Where the string "Gauss" occurs in a line of the data below, that line should be copied.
--- Raw data Enclosed Below ---
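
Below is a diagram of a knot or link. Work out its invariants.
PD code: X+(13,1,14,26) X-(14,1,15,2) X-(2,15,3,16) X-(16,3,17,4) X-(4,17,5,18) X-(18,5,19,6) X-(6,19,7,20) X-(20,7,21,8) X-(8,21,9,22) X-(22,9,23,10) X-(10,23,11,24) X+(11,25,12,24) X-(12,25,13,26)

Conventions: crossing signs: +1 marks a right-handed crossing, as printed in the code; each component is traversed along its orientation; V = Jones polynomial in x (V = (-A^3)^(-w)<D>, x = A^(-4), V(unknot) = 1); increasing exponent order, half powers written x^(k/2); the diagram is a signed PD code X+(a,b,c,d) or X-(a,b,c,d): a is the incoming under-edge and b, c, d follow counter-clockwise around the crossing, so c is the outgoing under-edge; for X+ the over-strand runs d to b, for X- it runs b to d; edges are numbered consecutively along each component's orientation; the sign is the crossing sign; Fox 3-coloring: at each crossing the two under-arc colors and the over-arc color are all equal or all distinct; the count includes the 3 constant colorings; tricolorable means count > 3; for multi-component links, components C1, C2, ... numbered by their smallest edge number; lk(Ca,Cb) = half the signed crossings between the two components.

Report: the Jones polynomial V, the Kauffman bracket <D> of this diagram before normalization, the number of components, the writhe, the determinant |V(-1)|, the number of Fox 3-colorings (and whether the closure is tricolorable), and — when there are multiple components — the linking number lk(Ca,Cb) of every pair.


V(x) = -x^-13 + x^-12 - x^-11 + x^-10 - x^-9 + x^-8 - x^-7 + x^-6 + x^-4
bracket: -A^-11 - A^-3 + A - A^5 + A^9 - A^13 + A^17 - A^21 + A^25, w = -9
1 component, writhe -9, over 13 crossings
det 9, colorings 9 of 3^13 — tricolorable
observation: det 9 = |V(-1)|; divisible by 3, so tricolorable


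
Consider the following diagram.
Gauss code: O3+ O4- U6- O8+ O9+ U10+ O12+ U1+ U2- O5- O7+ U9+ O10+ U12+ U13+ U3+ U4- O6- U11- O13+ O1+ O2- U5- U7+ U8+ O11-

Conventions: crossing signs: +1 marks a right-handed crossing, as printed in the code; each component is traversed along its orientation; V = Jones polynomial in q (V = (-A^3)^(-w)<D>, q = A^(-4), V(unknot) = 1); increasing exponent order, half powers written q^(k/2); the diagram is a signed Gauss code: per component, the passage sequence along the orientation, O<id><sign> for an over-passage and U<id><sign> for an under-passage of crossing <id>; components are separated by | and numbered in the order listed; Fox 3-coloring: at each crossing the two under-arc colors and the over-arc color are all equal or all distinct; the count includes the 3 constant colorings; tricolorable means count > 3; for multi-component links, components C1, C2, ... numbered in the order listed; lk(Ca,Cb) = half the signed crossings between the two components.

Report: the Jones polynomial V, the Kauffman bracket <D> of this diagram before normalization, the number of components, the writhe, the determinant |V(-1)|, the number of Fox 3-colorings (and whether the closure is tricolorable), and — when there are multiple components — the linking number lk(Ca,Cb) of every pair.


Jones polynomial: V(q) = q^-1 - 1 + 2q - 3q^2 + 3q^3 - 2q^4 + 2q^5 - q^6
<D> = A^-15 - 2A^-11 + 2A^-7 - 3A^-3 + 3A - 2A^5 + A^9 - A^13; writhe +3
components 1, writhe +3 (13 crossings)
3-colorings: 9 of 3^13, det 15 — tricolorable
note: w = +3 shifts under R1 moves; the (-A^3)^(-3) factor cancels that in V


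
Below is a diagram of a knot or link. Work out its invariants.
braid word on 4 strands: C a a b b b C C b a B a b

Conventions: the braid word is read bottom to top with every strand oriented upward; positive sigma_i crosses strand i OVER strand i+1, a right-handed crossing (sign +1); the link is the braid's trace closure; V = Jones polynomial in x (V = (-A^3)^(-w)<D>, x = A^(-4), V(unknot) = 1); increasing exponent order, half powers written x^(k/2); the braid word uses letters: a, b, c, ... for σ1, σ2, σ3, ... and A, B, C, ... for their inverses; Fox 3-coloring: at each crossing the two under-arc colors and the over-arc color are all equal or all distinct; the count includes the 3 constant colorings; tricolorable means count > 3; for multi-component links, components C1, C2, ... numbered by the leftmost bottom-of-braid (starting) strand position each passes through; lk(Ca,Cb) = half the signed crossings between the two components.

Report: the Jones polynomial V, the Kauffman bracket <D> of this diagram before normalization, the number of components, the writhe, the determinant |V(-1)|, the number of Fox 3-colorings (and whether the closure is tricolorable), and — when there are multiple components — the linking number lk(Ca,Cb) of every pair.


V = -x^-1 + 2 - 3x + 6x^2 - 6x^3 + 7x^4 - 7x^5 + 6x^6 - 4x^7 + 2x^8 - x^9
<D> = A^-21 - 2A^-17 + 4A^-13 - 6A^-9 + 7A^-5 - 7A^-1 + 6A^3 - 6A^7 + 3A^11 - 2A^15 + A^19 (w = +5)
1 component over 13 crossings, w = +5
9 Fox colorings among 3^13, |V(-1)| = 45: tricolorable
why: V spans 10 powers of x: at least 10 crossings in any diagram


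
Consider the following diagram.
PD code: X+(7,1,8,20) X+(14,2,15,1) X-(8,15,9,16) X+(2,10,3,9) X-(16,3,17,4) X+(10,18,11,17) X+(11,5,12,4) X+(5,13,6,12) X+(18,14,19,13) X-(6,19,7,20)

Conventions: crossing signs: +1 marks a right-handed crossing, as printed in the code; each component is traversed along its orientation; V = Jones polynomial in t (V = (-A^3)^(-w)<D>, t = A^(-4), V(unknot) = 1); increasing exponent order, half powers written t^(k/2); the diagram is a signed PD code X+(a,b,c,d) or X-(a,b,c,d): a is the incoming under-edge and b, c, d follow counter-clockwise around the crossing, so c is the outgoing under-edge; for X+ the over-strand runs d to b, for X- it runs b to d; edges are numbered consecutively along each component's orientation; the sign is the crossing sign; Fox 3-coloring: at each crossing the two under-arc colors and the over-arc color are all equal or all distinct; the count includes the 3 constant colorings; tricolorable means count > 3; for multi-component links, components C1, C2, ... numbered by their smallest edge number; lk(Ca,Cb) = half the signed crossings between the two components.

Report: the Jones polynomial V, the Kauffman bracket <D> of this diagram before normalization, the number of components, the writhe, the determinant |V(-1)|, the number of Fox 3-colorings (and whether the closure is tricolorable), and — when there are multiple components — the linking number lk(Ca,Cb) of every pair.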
--- End of Enclosed Raw data ---
Response>
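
Gauss code: O3+ O4- U6- O8+ O9+ U10+ O12+ U1+ U2- O5- O7+ U9+ O10+ U12+ U13+ U3+ U4- O6- U11- O13+ O1+ O2- U5- U7+ U8+ O11-
Conventions: crossing signs: +1 marks a right-handed crossing, as printed in the code; each component is traversed along its orientation; V = Jones polynomial in q (V = (-A^3)^(-w)<D>, q = A^(-4), V(unknot) = 1); increasing exponent order, half powers written q^(k/2); the diagram is a signed Gauss code: per component, the passage sequence along the orientation, O<id><sign> for an over-passage and U<id><sign> for an under-passage of crossing <id>; components are separated by | and numbered in the order listed; Fox 3-coloring: at each crossing the two under-arc colors and the over-arc color are all equal or all distinct; the count includes the 3 constant colorings; tricolorable means count > 3; for multi-component links, components C1, C2, ... numbered in the order listed; lk(Ca,Cb) = half the signed crossings between the two components.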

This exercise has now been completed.